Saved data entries
----

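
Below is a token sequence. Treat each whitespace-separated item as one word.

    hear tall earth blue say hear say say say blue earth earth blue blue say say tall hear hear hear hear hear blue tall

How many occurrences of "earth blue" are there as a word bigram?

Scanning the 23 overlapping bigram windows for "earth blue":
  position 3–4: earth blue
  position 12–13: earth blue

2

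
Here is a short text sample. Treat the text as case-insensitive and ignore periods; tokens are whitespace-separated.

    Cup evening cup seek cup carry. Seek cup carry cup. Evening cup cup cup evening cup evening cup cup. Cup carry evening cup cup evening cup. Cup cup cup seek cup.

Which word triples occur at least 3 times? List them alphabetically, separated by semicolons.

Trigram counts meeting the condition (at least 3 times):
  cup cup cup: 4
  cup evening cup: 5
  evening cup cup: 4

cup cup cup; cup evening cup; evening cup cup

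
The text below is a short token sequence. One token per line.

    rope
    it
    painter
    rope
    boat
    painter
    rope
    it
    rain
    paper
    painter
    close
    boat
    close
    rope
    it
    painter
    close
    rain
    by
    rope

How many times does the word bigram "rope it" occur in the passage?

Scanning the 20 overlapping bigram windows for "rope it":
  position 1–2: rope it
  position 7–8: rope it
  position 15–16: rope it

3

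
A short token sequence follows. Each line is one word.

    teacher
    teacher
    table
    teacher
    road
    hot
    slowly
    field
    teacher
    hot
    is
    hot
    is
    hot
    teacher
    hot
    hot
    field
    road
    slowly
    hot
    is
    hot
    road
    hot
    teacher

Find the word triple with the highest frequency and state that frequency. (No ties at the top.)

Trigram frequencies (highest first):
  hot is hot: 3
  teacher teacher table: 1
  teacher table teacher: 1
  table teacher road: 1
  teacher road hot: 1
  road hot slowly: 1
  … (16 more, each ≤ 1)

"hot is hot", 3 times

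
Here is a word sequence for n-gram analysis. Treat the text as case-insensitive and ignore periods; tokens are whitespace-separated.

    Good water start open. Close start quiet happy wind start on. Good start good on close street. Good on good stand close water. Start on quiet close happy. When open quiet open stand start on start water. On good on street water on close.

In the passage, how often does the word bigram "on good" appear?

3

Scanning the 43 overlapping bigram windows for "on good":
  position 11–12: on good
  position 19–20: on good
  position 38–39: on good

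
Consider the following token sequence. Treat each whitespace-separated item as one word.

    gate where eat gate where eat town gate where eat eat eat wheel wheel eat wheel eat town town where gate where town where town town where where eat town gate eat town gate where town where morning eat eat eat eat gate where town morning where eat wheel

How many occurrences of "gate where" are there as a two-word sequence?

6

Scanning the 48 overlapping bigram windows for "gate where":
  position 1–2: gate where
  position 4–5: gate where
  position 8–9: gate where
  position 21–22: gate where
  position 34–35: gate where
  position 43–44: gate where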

----

Exercise details
Filter the records above for "tokens" and copy every matching line.

Task response
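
Here is a short text sample. Treat the text as case-insensitive and ignore periods; tokens are whitespace-separated.
Here is a word sequence for n-gram analysis. Treat the text as case-insensitive and ignore periods; tokens are whitespace-separated.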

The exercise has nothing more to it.